● **Work item**
The entries below need to be transcribed verbatim.

*** Material for this task ***

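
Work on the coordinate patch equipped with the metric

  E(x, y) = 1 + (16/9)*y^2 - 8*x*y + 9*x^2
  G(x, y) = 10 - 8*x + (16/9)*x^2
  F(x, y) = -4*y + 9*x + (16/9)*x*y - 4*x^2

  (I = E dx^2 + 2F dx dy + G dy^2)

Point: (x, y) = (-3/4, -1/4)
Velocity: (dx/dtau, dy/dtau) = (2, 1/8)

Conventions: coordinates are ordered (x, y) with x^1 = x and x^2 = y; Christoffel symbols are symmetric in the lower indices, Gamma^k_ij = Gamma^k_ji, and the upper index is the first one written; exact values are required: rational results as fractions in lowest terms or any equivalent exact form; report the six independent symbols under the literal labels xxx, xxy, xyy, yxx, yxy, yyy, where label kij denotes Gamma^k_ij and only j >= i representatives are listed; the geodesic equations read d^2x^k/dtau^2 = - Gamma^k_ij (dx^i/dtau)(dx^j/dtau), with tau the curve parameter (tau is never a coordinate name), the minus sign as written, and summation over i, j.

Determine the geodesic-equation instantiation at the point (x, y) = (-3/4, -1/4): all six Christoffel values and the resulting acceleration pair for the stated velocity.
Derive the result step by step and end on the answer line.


E = 673/144, F = -23/3, G = 17 at the point
E_x = -23/2, E_y = 46/9, F_x = 131/9, F_y = -16/3, G_x = -32/3, G_y = 0
EG - F^2 = 2977/144;  g^inv = (144/2977) * [[17, 23/3], [23/3, 673/144]]
first-kind symbols [ij,l] = (1/2)(d_i g_jl + d_j g_il - d_l g_ij): [xx,x] = E_x/2 = -23/4, [xx,y] = F_x - E_y/2 = 12, [xy,x] = E_y/2 = 23/9, [xy,y] = G_x/2 = -16/3, [yy,x] = F_y - G_x/2 = 0, [yy,y] = G_y/2 = 0
Gamma^x_ij = (G*[ij,x] - F*[ij,y])/(EG - F^2), Gamma^y_ij = (E*[ij,y] - F*[ij,x])/(EG - F^2)
Gamma_xxx = -828/2977, Gamma_xxy = 368/2977, Gamma_xyy = 0, Gamma_yxx = 1728/2977, Gamma_yxy = -768/2977, Gamma_yyy = 0
d^2x/dtau^2 = -(Gamma_xxx*(2)^2 + 2*Gamma_xxy*(2)*(1/8) + Gamma_xyy*(1/8)^2) = 3128/2977
d^2y/dtau^2 = -(Gamma_yxx*(2)^2 + 2*Gamma_yxy*(2)*(1/8) + Gamma_yyy*(1/8)^2) = -6528/2977

Answer: Gamma_xxx = -828/2977, Gamma_xxy = 368/2977, Gamma_xyy = 0, Gamma_yxx = 1728/2977, Gamma_yxy = -768/2977, Gamma_yyy = 0; accelerations (d^2x/dtau^2, d^2y/dtau^2) = (3128/2977, -6528/2977)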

*** End of Material for this task ***

● **Solution to this task**
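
Work on the coordinate patch equipped with the metric

  E(x, y) = 1 + (16/9)*y^2 - 8*x*y + 9*x^2
  G(x, y) = 10 - 8*x + (16/9)*x^2
  F(x, y) = -4*y + 9*x + (16/9)*x*y - 4*x^2

  (I = E dx^2 + 2F dx dy + G dy^2)

Point: (x, y) = (-3/4, -1/4)
Velocity: (dx/dtau, dy/dtau) = (2, 1/8)

Conventions: coordinates are ordered (x, y) with x^1 = x and x^2 = y; Christoffel symbols are symmetric in the lower indices, Gamma^k_ij = Gamma^k_ji, and the upper index is the first one written; exact values are required: rational results as fractions in lowest terms or any equivalent exact form; report the six independent symbols under the literal labels xxx, xxy, xyy, yxx, yxy, yyy, where label kij denotes Gamma^k_ij and only j >= i representatives are listed; the geodesic equations read d^2x^k/dtau^2 = - Gamma^k_ij (dx^i/dtau)(dx^j/dtau), with tau the curve parameter (tau is never a coordinate name), the minus sign as written, and summation over i, j.

Determine the geodesic-equation instantiation at the point (x, y) = (-3/4, -1/4): all six Christoffel values and the resulting acceleration pair for the stated velocity.
Derive the result step by step and end on the answer line.


E = 673/144, F = -23/3, G = 17 at the point
E_x = -23/2, E_y = 46/9, F_x = 131/9, F_y = -16/3, G_x = -32/3, G_y = 0
EG - F^2 = 2977/144;  g^inv = (144/2977) * [[17, 23/3], [23/3, 673/144]]
first-kind symbols [ij,l] = (1/2)(d_i g_jl + d_j g_il - d_l g_ij): [xx,x] = E_x/2 = -23/4, [xx,y] = F_x - E_y/2 = 12, [xy,x] = E_y/2 = 23/9, [xy,y] = G_x/2 = -16/3, [yy,x] = F_y - G_x/2 = 0, [yy,y] = G_y/2 = 0
Gamma^x_ij = (G*[ij,x] - F*[ij,y])/(EG - F^2), Gamma^y_ij = (E*[ij,y] - F*[ij,x])/(EG - F^2)
Gamma_xxx = -828/2977, Gamma_xxy = 368/2977, Gamma_xyy = 0, Gamma_yxx = 1728/2977, Gamma_yxy = -768/2977, Gamma_yyy = 0
d^2x/dtau^2 = -(Gamma_xxx*(2)^2 + 2*Gamma_xxy*(2)*(1/8) + Gamma_xyy*(1/8)^2) = 3128/2977
d^2y/dtau^2 = -(Gamma_yxx*(2)^2 + 2*Gamma_yxy*(2)*(1/8) + Gamma_yyy*(1/8)^2) = -6528/2977

Answer: Gamma_xxx = -828/2977, Gamma_xxy = 368/2977, Gamma_xyy = 0, Gamma_yxx = 1728/2977, Gamma_yxy = -768/2977, Gamma_yyy = 0; accelerations (d^2x/dtau^2, d^2y/dtau^2) = (3128/2977, -6528/2977)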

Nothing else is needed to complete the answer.